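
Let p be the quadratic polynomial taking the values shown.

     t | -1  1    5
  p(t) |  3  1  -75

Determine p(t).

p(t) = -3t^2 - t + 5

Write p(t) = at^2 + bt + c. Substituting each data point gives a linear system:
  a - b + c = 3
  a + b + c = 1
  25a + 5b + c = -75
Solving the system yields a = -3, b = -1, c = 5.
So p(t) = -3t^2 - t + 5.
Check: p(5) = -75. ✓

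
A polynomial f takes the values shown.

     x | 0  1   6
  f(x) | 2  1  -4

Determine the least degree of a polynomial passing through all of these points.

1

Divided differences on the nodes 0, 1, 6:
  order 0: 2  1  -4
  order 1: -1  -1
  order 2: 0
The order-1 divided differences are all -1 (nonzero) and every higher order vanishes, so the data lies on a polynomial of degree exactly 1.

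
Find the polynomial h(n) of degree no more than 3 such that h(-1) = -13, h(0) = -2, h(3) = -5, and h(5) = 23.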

———

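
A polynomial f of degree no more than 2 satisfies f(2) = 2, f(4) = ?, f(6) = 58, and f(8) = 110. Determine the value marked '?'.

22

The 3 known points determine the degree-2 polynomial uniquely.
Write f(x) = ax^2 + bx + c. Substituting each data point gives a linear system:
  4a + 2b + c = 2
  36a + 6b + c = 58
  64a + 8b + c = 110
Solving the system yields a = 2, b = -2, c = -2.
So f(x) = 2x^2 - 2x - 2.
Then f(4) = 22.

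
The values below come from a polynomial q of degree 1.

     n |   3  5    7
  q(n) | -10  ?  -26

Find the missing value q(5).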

———

Search the lines above for the string "Find" and copy each line that has it.

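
Find the polynomial h(n) of degree no more than 3 such that h(-1) = -13, h(0) = -2, h(3) = -5, and h(5) = 23.
Find the missing value q(5).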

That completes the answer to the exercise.